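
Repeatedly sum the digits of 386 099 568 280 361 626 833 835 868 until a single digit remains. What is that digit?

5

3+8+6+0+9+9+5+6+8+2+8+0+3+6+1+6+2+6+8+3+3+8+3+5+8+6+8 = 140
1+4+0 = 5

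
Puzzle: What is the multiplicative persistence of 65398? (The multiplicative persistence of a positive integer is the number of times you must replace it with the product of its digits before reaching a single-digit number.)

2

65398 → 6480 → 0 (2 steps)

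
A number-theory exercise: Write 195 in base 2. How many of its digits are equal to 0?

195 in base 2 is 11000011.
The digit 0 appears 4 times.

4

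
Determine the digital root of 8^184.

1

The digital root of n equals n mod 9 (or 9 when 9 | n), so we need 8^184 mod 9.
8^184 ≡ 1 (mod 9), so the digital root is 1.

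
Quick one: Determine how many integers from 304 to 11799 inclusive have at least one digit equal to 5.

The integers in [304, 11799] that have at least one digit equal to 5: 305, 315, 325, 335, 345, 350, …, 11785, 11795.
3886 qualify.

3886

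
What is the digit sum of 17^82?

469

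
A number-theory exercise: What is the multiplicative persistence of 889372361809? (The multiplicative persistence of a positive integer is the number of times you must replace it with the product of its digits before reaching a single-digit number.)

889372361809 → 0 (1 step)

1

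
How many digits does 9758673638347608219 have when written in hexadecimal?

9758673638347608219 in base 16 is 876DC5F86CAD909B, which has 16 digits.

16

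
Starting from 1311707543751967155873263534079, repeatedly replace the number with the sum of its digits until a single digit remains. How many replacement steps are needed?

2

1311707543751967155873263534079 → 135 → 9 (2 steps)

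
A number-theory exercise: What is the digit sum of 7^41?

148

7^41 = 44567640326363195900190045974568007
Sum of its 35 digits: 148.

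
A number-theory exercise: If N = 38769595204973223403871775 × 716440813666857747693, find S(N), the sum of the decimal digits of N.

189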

### What is expected
Copy every record again, keeping each word unchanged.

### Exercise response
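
Repeatedly sum the digits of 386 099 568 280 361 626 833 835 868 until a single digit remains. What is that digit?

5

3+8+6+0+9+9+5+6+8+2+8+0+3+6+1+6+2+6+8+3+3+8+3+5+8+6+8 = 140
1+4+0 = 5

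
Puzzle: What is the multiplicative persistence of 65398? (The multiplicative persistence of a positive integer is the number of times you must replace it with the product of its digits before reaching a single-digit number.)

2

65398 → 6480 → 0 (2 steps)

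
A number-theory exercise: Write 195 in base 2. How many of its digits are equal to 0?

195 in base 2 is 11000011.
The digit 0 appears 4 times.

4

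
Determine the digital root of 8^184.

1

The digital root of n equals n mod 9 (or 9 when 9 | n), so we need 8^184 mod 9.
8^184 ≡ 1 (mod 9), so the digital root is 1.

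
Quick one: Determine how many integers from 304 to 11799 inclusive have at least one digit equal to 5.

The integers in [304, 11799] that have at least one digit equal to 5: 305, 315, 325, 335, 345, 350, …, 11785, 11795.
3886 qualify.

3886

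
What is the digit sum of 17^82?

469

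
A number-theory exercise: What is the multiplicative persistence of 889372361809? (The multiplicative persistence of a positive integer is the number of times you must replace it with the product of its digits before reaching a single-digit number.)

889372361809 → 0 (1 step)

1

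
How many digits does 9758673638347608219 have when written in hexadecimal?

9758673638347608219 in base 16 is 876DC5F86CAD909B, which has 16 digits.

16

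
Starting from 1311707543751967155873263534079, repeatedly replace the number with the sum of its digits until a single digit remains. How many replacement steps are needed?

2

1311707543751967155873263534079 → 135 → 9 (2 steps)

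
A number-theory exercise: What is the digit sum of 7^41?

148

7^41 = 44567640326363195900190045974568007
Sum of its 35 digits: 148.

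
A number-theory exercise: If N = 38769595204973223403871775 × 716440813666857747693, find S(N), the sum of the decimal digits of N.

189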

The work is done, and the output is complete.